| WHAT YOU NEED TO DO |
Check every line in the listing below for "generators". Copy the ones where it occurs.

** Opening GIVEN DATA block **

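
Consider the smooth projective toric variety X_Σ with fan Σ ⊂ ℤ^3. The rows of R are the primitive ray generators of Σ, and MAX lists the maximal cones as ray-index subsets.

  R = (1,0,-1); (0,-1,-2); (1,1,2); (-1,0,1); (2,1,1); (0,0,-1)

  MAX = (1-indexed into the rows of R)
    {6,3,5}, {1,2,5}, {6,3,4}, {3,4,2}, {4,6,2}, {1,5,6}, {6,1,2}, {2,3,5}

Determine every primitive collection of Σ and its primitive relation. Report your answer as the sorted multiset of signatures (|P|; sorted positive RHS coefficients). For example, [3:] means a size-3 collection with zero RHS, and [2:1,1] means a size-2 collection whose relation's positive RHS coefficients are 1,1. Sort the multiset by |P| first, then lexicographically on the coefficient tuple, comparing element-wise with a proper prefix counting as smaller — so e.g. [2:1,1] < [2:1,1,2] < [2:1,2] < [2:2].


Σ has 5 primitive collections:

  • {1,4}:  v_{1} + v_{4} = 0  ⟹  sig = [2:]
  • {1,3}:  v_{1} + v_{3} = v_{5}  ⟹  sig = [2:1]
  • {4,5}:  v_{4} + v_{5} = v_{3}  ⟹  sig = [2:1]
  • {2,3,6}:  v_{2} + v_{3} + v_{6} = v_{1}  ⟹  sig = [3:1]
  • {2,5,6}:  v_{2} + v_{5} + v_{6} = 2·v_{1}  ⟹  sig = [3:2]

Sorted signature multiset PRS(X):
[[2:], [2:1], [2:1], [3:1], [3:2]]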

** Closing GIVEN DATA block **
** Opening GIVEN DATA block **

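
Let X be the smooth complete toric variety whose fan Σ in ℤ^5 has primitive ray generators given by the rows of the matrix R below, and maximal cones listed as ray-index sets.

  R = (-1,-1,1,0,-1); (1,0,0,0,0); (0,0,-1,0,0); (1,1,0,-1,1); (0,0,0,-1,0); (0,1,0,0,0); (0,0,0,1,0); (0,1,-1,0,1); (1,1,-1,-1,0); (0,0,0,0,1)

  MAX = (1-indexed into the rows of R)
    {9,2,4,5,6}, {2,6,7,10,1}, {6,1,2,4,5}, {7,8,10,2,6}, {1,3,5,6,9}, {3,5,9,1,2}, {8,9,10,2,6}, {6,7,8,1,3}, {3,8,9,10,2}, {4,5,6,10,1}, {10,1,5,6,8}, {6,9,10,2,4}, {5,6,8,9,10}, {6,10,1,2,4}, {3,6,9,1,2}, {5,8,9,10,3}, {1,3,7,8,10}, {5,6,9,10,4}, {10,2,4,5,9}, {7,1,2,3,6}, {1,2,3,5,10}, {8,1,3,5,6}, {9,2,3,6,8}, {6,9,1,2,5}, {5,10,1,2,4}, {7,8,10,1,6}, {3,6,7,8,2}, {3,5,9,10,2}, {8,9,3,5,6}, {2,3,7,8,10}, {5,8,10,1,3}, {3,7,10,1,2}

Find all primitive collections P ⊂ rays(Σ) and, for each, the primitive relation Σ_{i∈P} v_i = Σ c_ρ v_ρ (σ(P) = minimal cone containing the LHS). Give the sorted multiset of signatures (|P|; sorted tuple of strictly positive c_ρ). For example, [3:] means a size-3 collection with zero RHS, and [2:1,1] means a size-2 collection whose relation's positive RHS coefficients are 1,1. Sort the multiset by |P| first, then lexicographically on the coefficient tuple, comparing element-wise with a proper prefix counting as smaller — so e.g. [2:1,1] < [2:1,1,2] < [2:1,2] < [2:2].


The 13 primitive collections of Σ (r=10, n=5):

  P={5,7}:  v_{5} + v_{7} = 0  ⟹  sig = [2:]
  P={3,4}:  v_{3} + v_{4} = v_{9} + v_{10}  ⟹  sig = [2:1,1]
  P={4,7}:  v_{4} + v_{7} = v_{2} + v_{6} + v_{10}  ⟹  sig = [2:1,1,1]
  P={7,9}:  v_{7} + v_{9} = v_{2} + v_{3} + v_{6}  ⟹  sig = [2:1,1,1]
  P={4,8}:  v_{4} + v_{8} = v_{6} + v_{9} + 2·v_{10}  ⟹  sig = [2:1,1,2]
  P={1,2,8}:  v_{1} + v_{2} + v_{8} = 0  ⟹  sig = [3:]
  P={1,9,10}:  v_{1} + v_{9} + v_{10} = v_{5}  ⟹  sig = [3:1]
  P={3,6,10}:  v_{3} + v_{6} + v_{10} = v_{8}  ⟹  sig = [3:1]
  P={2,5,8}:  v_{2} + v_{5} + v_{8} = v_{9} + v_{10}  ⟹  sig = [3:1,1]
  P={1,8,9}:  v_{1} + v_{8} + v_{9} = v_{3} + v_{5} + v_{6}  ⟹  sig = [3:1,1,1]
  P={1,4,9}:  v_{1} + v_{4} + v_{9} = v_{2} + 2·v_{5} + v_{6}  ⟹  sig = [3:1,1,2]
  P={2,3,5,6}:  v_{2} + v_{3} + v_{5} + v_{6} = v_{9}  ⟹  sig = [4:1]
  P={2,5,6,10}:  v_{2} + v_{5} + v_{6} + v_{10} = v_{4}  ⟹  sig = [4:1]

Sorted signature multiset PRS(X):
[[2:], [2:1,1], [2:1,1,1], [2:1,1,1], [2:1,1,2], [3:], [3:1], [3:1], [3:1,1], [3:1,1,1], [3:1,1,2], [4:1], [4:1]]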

** Closing GIVEN DATA block **
** Opening GIVEN DATA block **

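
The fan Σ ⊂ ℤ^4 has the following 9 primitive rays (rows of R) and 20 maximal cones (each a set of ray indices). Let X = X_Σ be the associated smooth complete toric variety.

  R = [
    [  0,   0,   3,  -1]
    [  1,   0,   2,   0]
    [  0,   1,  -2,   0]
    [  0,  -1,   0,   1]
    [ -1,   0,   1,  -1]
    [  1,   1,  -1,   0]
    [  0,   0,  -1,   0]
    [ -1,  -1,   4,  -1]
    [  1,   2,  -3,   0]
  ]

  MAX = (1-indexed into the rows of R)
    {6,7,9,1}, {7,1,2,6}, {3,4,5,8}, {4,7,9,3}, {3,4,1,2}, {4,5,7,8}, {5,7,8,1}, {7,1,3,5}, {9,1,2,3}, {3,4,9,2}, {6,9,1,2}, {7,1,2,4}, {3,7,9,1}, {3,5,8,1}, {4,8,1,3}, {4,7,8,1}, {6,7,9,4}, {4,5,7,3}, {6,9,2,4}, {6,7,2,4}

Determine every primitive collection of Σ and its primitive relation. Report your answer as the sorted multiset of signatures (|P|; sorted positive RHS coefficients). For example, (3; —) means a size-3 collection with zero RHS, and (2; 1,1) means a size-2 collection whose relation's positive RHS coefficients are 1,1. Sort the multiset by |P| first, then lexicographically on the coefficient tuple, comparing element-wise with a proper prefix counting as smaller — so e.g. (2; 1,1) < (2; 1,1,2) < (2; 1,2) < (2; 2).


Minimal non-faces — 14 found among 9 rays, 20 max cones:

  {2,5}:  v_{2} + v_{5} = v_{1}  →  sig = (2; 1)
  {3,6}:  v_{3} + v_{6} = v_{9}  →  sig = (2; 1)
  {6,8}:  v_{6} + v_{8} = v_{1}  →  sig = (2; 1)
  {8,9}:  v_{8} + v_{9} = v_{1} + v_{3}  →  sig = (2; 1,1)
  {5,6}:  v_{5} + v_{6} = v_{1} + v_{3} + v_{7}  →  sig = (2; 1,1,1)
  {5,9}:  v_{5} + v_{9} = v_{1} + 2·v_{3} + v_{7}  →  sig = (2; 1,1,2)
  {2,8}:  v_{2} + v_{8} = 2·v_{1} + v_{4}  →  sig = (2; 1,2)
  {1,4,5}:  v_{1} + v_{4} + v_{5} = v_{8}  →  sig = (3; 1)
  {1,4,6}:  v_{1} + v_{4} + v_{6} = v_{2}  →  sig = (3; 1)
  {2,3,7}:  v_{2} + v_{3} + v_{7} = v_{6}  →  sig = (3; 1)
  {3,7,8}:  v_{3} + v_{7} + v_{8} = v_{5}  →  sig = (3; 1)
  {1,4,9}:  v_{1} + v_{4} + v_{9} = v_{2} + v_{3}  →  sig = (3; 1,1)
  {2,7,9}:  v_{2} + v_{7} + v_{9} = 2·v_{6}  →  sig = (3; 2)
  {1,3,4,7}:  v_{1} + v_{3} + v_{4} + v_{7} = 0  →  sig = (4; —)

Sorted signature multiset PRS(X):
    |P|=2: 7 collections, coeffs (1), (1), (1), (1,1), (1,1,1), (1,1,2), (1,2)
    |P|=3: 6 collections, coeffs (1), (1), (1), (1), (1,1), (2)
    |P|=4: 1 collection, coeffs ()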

** Closing GIVEN DATA block **

| SOLUTION TO THIS EXERCISE |
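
Consider the smooth projective toric variety X_Σ with fan Σ ⊂ ℤ^3. The rows of R are the primitive ray generators of Σ, and MAX lists the maximal cones as ray-index subsets.
Let X be the smooth complete toric variety whose fan Σ in ℤ^5 has primitive ray generators given by the rows of the matrix R below, and maximal cones listed as ray-index sets.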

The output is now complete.